# [Problem details]
What lines below contain the word "plays"? Please pull each one out.

===== The data =====

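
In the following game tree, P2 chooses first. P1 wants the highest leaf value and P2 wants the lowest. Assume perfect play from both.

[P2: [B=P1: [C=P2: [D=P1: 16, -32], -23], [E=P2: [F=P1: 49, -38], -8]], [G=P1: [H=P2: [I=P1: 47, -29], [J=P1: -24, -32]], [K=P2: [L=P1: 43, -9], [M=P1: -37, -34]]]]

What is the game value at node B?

D: max(16, -32) = 16
C: min(16, -23) = -23
F: max(49, -38) = 49
E: min(49, -8) = -8
B: max(-23, -8) = -8

-8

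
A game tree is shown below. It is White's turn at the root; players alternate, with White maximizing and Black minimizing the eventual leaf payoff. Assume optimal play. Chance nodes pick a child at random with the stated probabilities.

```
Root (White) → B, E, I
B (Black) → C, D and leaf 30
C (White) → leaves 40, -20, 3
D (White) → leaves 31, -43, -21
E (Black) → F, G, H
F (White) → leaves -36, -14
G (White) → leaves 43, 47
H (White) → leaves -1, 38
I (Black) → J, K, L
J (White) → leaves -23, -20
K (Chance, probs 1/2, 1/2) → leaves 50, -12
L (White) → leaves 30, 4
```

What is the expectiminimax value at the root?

30

C (White): max(40, -20, 3) = 40
D (White): max(31, -43, -21) = 31
B (Black): min(40, 31, 30) = 30
F (White): max(-36, -14) = -14
G (White): max(43, 47) = 47
H (White): max(-1, 38) = 38
E (Black): min(-14, 47, 38) = -14
J (White): max(-23, -20) = -20
K (Chance): 1/2·50 + 1/2·-12 = 19
L (White): max(30, 4) = 30
I (Black): min(-20, 19, 30) = -20
Root (White): max(30, -14, -20) = 30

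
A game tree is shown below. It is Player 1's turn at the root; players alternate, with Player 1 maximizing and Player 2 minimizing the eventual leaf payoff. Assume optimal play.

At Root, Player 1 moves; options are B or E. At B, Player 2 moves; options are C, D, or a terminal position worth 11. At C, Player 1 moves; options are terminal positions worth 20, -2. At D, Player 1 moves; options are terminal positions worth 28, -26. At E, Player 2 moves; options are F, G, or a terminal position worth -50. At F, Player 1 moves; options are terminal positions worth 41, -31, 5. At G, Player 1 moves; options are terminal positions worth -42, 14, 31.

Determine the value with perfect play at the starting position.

C (Player 1): max(20, -2) = 20
D (Player 1): max(28, -26) = 28
B (Player 2): min(20, 28, 11) = 11
F (Player 1): max(41, -31, 5) = 41
G (Player 1): max(-42, 14, 31) = 31
E (Player 2): min(41, 31, -50) = -50
Root (Player 1): max(11, -50) = 11

11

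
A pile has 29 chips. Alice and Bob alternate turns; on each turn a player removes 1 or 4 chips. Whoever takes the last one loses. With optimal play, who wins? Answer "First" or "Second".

First

Mark each pile size as W (mover wins) or L (mover loses):
i:   0  1  2  3  4  5  6  7  8  9 10 11 12 13 14 15 16 17 18 19 20 21 22 23 24 25 26 27 28 29
     W  L  W  L  W  W  L  W  L  W  W  L  W  L  W  W  L  W  L  W  W  L  W  L  W  W  L  W  L  W
Position 29 is W, so the first player wins.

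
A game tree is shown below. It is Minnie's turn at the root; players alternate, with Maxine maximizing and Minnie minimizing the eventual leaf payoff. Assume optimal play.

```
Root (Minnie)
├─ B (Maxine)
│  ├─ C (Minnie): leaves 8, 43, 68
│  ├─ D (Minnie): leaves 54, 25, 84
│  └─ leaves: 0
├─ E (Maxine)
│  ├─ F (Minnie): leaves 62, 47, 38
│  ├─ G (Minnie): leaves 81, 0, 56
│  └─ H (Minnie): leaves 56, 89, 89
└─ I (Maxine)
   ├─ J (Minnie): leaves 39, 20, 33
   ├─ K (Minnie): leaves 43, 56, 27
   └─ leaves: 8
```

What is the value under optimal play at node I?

J: min(39, 20, 33) = 20
K: min(43, 56, 27) = 27
I: max(20, 27, 8) = 27

27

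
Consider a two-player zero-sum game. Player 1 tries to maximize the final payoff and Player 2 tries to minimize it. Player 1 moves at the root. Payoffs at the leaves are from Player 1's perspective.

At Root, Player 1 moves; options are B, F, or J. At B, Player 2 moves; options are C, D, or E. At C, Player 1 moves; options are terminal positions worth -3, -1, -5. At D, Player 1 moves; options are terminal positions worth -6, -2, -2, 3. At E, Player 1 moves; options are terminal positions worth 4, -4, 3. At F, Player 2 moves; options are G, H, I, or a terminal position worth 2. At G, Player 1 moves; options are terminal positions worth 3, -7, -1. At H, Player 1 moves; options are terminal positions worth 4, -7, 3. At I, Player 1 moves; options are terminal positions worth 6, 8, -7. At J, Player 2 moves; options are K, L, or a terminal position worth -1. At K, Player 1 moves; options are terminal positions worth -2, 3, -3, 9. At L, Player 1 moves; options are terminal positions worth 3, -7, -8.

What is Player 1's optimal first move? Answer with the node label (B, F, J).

C (Player 1): max(-3, -1, -5) = -1
D (Player 1): max(-6, -2, -2, 3) = 3
E (Player 1): max(4, -4, 3) = 4
B (Player 2): min(-1, 3, 4) = -1
G (Player 1): max(3, -7, -1) = 3
H (Player 1): max(4, -7, 3) = 4
I (Player 1): max(6, 8, -7) = 8
F (Player 2): min(3, 4, 8, 2) = 2
K (Player 1): max(-2, 3, -3, 9) = 9
L (Player 1): max(3, -7, -8) = 3
J (Player 2): min(9, 3, -1) = -1
Root (Player 1): max(-1, 2, -1) = 2
Player 1 picks the child with the highest value: F (value 2).

F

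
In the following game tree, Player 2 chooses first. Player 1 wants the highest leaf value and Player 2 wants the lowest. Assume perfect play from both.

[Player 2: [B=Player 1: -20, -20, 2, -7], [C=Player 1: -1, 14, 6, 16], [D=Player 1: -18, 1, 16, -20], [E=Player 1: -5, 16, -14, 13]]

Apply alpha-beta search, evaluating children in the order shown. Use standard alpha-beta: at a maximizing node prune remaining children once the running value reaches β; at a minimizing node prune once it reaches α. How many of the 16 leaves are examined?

11

B [α=-∞,β=+∞]: v=2
C [α=-∞,β=2]: v=14 after child 2 ≥ β → β-cutoff, skip 2
D [α=-∞,β=2]: v=16 after child 3 ≥ β → β-cutoff, skip 1
E [α=-∞,β=2]: v=16 after child 2 ≥ β → β-cutoff, skip 2
Root [α=-∞,β=+∞]: v=2
Leaves evaluated: 11 of 16.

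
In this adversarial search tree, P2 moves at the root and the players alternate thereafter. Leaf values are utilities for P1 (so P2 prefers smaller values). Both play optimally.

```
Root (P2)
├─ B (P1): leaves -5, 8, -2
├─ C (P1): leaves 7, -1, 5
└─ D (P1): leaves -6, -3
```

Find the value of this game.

-3

B (P1): max(-5, 8, -2) = 8
C (P1): max(7, -1, 5) = 7
D (P1): max(-6, -3) = -3
Root (P2): min(8, 7, -3) = -3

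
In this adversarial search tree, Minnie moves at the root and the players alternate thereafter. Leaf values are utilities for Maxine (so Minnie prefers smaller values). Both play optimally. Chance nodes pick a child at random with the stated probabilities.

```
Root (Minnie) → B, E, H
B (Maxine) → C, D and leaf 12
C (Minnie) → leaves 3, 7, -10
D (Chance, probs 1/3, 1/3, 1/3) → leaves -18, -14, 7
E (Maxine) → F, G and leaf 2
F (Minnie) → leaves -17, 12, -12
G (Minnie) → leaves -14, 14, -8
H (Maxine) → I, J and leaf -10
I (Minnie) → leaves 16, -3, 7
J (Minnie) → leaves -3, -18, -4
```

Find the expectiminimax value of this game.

-3

C (Minnie): min(3, 7, -10) = -10
D (Chance): 1/3·-18 + 1/3·-14 + 1/3·7 = -8.33
B (Maxine): max(-10, -8.33, 12) = 12
F (Minnie): min(-17, 12, -12) = -17
G (Minnie): min(-14, 14, -8) = -14
E (Maxine): max(-17, -14, 2) = 2
I (Minnie): min(16, -3, 7) = -3
J (Minnie): min(-3, -18, -4) = -18
H (Maxine): max(-3, -18, -10) = -3
Root (Minnie): min(12, 2, -3) = -3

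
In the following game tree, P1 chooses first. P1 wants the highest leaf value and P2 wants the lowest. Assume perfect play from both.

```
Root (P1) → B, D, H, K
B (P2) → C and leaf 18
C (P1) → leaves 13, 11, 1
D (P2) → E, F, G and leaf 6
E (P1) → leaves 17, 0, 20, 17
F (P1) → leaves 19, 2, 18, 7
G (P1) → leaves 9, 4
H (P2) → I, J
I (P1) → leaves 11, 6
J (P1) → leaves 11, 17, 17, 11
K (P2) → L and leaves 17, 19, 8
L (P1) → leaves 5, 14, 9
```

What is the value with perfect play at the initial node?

13

C (P1): max(13, 11, 1) = 13
B (P2): min(13, 18) = 13
E (P1): max(17, 0, 20, 17) = 20
F (P1): max(19, 2, 18, 7) = 19
G (P1): max(9, 4) = 9
D (P2): min(20, 19, 9, 6) = 6
I (P1): max(11, 6) = 11
J (P1): max(11, 17, 17, 11) = 17
H (P2): min(11, 17) = 11
L (P1): max(5, 14, 9) = 14
K (P2): min(14, 17, 19, 8) = 8
Root (P1): max(13, 6, 11, 8) = 13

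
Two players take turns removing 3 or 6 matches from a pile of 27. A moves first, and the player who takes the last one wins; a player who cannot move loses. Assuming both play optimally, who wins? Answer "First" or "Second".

Second

i:   0  1  2  3  4  5  6  7  8  9 10 11 12 13 14 15 16 17 18 19 20 21 22 23 24 25 26 27
     L  L  L  W  W  W  W  W  W  L  L  L  W  W  W  W  W  W  L  L  L  W  W  W  W  W  W  L
Position 27 is L, so the second player wins.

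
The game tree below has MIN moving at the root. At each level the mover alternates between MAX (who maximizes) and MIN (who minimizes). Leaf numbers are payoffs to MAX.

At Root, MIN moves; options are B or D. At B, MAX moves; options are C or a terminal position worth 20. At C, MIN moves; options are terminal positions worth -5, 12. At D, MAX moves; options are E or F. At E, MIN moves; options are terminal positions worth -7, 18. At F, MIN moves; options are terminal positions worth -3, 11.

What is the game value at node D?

E: min(-7, 18) = -7
F: min(-3, 11) = -3
D: max(-7, -3) = -3

-3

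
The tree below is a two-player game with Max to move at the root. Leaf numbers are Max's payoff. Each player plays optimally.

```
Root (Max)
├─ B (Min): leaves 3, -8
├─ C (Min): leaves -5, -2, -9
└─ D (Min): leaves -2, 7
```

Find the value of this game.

-2

B (Min): min(3, -8) = -8
C (Min): min(-5, -2, -9) = -9
D (Min): min(-2, 7) = -2
Root (Max): max(-8, -9, -2) = -2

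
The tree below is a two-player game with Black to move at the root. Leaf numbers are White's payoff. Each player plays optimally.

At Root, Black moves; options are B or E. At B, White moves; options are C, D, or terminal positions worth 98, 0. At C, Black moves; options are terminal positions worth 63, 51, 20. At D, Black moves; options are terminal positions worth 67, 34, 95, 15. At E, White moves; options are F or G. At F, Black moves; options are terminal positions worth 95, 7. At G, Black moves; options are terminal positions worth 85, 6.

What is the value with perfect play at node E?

7

F: min(95, 7) = 7
G: min(85, 6) = 6
E: max(7, 6) = 7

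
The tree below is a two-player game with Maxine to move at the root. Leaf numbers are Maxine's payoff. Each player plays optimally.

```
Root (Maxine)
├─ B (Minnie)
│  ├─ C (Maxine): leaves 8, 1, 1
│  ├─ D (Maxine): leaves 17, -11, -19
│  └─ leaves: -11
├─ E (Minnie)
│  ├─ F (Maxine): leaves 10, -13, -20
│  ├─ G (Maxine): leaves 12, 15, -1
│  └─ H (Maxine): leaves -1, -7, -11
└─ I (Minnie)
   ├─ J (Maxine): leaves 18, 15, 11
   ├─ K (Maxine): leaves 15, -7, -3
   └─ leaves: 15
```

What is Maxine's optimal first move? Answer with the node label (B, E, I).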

=====

# [Response box]
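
The tree below is a two-player game with Max to move at the root. Leaf numbers are Max's payoff. Each player plays optimally.
The tree below is a two-player game with Black to move at the root. Leaf numbers are White's payoff. Each player plays optimally.
The tree below is a two-player game with Maxine to move at the root. Leaf numbers are Maxine's payoff. Each player plays optimally.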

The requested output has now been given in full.